*** Opening of Task material ***

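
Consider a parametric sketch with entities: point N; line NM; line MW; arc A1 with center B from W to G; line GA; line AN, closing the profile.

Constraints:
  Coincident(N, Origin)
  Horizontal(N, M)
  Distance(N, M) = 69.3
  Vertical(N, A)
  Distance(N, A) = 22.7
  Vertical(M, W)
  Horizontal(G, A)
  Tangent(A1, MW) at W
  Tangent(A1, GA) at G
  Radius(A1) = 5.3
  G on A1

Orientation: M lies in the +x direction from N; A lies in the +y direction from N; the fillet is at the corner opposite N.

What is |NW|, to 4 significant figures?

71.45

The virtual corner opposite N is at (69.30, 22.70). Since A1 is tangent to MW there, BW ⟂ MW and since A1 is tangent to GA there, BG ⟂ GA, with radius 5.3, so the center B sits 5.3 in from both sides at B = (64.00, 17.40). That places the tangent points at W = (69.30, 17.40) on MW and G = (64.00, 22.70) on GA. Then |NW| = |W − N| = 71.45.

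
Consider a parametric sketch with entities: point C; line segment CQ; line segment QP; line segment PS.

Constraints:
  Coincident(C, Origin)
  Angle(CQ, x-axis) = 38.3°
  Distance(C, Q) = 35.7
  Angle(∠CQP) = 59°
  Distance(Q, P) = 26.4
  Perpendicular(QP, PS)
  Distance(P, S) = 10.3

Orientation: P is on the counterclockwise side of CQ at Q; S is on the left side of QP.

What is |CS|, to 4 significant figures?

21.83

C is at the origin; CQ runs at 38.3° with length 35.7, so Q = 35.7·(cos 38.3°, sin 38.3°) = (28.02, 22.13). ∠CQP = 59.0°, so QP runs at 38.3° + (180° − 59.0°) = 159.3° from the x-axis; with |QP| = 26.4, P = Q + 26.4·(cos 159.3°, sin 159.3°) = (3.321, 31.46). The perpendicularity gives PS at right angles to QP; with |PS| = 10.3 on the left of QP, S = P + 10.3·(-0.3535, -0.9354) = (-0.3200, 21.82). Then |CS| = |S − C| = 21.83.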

*** Close of Task material ***

> _Task to carry out_
Within the data, count the lines that hold the word "entities". Answer with the figure and nothing more.

> _Solution_
2